Stored data
· · · · · · ·

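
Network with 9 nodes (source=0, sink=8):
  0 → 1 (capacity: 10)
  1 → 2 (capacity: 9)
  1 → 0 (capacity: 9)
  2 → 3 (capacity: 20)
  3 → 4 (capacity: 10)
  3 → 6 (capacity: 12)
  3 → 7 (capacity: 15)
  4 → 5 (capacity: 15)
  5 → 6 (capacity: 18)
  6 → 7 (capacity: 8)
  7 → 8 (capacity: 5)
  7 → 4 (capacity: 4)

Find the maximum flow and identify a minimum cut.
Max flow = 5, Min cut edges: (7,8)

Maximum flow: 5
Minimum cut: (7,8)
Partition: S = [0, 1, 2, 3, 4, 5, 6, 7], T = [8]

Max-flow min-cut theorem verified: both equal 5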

· · · · · · ·

Directions for this task: Type out the entries once more, precisely.

Solution to this problem:
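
Network with 9 nodes (source=0, sink=8):
  0 → 1 (capacity: 10)
  1 → 2 (capacity: 9)
  1 → 0 (capacity: 9)
  2 → 3 (capacity: 20)
  3 → 4 (capacity: 10)
  3 → 6 (capacity: 12)
  3 → 7 (capacity: 15)
  4 → 5 (capacity: 15)
  5 → 6 (capacity: 18)
  6 → 7 (capacity: 8)
  7 → 8 (capacity: 5)
  7 → 4 (capacity: 4)

Find the maximum flow and identify a minimum cut.
Max flow = 5, Min cut edges: (7,8)

Maximum flow: 5
Minimum cut: (7,8)
Partition: S = [0, 1, 2, 3, 4, 5, 6, 7], T = [8]

Max-flow min-cut theorem verified: both equal 5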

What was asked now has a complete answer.